Saved data entries:
□ □ □ □ □
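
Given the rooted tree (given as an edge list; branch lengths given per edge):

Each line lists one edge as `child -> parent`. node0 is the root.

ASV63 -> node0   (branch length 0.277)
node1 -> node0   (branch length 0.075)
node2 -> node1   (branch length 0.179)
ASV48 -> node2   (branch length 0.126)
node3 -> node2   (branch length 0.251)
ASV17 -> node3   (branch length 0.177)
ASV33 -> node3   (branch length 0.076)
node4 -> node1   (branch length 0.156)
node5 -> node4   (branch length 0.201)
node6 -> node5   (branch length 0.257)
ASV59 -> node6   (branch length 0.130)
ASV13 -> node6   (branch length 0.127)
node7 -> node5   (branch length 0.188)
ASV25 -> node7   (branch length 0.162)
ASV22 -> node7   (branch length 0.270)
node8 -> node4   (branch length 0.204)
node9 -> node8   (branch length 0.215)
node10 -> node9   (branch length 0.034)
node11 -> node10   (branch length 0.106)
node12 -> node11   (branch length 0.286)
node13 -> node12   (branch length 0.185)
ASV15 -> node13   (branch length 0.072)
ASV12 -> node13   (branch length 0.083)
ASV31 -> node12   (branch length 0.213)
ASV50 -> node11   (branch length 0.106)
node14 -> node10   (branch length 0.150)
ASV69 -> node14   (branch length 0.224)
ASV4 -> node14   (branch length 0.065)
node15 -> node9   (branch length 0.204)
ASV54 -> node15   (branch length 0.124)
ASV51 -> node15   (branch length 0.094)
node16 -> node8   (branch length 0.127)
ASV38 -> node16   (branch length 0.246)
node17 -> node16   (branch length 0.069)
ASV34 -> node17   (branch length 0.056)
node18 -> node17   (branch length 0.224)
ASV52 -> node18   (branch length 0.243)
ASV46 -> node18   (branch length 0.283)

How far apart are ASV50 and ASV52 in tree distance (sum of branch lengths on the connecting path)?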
□ □ □ □ □
— Your goal —
Only the lines from the beginning of the entries through the line bearing "node17 -> node16" should be returned, each exactly as written.

— Result —
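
Given the rooted tree (given as an edge list; branch lengths given per edge):

Each line lists one edge as `child -> parent`. node0 is the root.

ASV63 -> node0   (branch length 0.277)
node1 -> node0   (branch length 0.075)
node2 -> node1   (branch length 0.179)
ASV48 -> node2   (branch length 0.126)
node3 -> node2   (branch length 0.251)
ASV17 -> node3   (branch length 0.177)
ASV33 -> node3   (branch length 0.076)
node4 -> node1   (branch length 0.156)
node5 -> node4   (branch length 0.201)
node6 -> node5   (branch length 0.257)
ASV59 -> node6   (branch length 0.130)
ASV13 -> node6   (branch length 0.127)
node7 -> node5   (branch length 0.188)
ASV25 -> node7   (branch length 0.162)
ASV22 -> node7   (branch length 0.270)
node8 -> node4   (branch length 0.204)
node9 -> node8   (branch length 0.215)
node10 -> node9   (branch length 0.034)
node11 -> node10   (branch length 0.106)
node12 -> node11   (branch length 0.286)
node13 -> node12   (branch length 0.185)
ASV15 -> node13   (branch length 0.072)
ASV12 -> node13   (branch length 0.083)
ASV31 -> node12   (branch length 0.213)
ASV50 -> node11   (branch length 0.106)
node14 -> node10   (branch length 0.150)
ASV69 -> node14   (branch length 0.224)
ASV4 -> node14   (branch length 0.065)
node15 -> node9   (branch length 0.204)
ASV54 -> node15   (branch length 0.124)
ASV51 -> node15   (branch length 0.094)
node16 -> node8   (branch length 0.127)
ASV38 -> node16   (branch length 0.246)
node17 -> node16   (branch length 0.069)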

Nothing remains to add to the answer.